▶ **Activity**: Your output should be the lines from the one with "What is (V*11)*21, if" through the end of the entries below, set down word for word and nothing else.

▶ **Data records**:
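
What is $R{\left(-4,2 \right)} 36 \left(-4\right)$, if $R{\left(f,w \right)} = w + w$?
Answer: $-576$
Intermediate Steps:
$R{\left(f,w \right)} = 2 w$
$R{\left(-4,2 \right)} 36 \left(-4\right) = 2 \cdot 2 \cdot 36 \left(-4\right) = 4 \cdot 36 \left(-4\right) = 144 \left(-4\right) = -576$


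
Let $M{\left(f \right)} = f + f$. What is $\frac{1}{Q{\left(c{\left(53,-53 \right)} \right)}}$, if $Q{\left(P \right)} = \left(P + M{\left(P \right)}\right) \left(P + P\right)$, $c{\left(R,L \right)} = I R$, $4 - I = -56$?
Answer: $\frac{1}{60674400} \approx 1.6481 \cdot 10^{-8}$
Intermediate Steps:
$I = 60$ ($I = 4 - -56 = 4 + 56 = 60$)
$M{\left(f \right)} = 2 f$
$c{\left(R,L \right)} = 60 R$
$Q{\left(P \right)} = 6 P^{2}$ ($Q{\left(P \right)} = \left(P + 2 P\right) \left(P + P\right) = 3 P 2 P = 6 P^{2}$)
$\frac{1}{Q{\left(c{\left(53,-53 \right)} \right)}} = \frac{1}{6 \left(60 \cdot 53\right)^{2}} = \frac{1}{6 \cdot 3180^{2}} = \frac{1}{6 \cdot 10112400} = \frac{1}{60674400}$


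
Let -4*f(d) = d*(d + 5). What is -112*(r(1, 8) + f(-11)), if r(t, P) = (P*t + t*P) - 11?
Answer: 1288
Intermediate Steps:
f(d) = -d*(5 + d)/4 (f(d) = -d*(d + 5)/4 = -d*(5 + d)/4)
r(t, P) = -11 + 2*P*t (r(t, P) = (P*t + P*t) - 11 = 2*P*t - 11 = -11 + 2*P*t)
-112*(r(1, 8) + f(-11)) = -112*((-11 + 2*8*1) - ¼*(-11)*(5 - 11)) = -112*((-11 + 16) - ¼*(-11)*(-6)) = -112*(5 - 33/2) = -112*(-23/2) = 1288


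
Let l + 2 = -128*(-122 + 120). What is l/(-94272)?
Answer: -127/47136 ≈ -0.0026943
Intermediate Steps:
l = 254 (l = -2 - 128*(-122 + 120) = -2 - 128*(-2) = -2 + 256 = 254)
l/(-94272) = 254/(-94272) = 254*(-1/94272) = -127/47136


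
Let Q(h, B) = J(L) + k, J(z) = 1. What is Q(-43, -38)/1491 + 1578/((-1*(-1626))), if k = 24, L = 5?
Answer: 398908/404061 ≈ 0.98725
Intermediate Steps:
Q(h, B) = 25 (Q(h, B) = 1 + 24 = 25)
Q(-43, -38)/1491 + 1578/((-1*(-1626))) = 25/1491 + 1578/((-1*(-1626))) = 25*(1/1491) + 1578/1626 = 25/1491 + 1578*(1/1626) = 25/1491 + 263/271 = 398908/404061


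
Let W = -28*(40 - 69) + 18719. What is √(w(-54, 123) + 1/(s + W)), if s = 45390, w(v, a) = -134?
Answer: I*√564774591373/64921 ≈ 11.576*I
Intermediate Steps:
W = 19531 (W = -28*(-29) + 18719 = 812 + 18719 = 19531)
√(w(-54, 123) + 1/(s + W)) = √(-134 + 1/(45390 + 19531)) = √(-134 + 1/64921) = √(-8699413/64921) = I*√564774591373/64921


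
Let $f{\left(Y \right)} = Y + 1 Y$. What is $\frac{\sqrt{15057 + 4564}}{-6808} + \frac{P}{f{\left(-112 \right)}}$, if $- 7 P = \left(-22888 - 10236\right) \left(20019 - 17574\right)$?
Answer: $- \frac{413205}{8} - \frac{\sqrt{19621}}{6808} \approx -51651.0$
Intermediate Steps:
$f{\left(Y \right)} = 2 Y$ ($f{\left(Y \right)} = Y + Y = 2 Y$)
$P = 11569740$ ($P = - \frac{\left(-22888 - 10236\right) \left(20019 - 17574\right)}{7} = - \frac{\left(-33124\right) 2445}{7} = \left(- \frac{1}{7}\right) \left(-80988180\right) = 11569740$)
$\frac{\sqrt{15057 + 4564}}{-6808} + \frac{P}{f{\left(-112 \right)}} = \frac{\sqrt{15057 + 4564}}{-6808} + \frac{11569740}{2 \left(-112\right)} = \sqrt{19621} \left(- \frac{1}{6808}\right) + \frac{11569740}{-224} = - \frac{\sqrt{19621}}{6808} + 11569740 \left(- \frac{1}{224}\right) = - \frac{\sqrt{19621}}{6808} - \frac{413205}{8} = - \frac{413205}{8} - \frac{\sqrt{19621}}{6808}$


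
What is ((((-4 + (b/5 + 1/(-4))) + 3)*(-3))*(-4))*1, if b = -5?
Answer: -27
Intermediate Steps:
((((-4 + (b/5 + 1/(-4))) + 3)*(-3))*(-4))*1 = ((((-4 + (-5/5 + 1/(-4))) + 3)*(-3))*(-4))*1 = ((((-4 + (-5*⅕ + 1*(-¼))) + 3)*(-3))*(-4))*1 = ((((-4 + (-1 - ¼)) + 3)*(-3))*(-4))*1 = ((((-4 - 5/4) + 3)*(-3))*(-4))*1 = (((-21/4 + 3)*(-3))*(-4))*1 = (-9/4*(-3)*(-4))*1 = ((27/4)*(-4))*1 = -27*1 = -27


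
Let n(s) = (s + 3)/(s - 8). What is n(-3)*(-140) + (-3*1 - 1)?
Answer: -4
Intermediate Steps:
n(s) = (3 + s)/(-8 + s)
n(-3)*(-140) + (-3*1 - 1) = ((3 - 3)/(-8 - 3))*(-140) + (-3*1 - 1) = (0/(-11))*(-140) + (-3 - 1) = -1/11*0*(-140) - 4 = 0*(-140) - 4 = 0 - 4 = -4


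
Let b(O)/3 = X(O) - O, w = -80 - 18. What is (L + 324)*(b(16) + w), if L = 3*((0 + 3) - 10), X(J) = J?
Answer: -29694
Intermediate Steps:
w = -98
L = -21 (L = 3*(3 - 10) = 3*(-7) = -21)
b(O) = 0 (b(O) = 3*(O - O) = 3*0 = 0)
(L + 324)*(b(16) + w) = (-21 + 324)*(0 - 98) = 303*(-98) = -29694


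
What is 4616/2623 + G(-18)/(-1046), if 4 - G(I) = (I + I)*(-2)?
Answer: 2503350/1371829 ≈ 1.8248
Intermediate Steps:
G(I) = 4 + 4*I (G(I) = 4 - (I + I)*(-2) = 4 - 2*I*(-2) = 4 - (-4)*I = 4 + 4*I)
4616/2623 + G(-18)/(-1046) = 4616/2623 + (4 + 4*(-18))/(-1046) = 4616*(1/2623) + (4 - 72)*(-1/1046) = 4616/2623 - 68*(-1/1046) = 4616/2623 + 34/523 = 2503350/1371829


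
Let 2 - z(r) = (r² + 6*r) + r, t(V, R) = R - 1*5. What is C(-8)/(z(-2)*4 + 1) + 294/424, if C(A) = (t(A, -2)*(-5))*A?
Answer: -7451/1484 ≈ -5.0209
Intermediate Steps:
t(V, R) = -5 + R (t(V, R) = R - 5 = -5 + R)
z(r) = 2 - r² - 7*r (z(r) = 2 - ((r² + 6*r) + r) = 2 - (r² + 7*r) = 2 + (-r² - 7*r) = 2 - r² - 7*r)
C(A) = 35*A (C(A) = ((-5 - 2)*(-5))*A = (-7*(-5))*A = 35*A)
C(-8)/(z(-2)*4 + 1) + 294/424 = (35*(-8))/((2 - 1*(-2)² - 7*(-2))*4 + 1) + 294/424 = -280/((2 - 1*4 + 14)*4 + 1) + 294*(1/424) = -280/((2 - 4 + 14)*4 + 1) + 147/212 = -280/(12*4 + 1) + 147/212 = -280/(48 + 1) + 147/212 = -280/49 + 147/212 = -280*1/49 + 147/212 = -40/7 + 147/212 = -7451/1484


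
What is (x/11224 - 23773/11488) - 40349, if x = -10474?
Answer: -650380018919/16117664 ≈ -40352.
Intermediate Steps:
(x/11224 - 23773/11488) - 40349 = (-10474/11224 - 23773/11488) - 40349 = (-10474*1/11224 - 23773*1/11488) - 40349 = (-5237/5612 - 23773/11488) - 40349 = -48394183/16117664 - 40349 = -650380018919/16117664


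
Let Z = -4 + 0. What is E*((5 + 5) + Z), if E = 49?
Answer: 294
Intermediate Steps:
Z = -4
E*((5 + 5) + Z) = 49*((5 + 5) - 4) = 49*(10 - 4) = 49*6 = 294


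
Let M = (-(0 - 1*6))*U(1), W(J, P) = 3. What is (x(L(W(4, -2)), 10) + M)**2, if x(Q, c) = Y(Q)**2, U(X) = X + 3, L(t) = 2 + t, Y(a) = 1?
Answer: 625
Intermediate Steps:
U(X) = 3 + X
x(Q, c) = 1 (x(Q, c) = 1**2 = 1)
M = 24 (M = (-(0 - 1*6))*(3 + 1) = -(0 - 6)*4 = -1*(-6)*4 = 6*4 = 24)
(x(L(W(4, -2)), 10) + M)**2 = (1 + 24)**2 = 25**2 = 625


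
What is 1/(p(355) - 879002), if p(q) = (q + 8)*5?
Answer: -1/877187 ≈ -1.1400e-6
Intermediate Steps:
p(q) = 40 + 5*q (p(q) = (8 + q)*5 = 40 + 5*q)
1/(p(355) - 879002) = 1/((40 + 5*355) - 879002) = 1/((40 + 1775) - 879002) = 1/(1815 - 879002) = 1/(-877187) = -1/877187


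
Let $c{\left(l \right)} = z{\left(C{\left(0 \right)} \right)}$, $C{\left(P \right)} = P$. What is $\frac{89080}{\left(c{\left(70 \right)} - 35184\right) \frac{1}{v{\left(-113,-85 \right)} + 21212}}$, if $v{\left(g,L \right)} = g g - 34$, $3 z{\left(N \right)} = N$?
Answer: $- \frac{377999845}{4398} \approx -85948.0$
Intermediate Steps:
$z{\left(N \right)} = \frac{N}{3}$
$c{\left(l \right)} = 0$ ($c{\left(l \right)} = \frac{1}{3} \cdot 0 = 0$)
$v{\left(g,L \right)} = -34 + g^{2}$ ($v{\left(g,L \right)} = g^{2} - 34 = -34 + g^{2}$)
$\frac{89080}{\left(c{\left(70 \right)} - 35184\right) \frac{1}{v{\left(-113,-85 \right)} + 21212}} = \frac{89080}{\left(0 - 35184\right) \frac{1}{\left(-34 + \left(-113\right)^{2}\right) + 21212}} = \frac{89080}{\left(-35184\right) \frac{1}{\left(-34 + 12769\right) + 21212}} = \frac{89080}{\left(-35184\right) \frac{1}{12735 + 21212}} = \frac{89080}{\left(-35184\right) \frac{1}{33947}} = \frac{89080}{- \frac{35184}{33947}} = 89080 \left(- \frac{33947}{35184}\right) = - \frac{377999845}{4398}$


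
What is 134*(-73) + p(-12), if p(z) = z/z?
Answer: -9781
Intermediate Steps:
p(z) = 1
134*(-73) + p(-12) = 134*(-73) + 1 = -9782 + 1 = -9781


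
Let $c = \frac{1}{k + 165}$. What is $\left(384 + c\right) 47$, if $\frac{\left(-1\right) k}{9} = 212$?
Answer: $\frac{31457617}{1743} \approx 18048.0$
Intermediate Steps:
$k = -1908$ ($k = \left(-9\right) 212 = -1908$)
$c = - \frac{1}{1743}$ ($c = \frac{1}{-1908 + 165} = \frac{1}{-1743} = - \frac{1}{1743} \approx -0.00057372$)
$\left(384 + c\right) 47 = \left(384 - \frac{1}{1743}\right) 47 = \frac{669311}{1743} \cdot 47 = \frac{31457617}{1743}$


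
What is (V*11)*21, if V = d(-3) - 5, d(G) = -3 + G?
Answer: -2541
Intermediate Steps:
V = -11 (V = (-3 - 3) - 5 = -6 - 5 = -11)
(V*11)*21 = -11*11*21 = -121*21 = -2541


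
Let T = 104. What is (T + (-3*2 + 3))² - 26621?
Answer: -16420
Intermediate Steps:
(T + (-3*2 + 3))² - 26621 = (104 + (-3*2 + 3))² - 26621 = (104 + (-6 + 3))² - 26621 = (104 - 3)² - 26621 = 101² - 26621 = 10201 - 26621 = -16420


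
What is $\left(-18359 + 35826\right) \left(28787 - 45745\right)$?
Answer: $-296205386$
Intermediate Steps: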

▶ **Response to this task**:
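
What is (V*11)*21, if V = d(-3) - 5, d(G) = -3 + G?
Answer: -2541
Intermediate Steps:
V = -11 (V = (-3 - 3) - 5 = -6 - 5 = -11)
(V*11)*21 = -11*11*21 = -121*21 = -2541


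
Let T = 104. What is (T + (-3*2 + 3))² - 26621?
Answer: -16420
Intermediate Steps:
(T + (-3*2 + 3))² - 26621 = (104 + (-3*2 + 3))² - 26621 = (104 + (-6 + 3))² - 26621 = (104 - 3)² - 26621 = 101² - 26621 = 10201 - 26621 = -16420


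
What is $\left(-18359 + 35826\right) \left(28787 - 45745\right)$?
Answer: $-296205386$
Intermediate Steps: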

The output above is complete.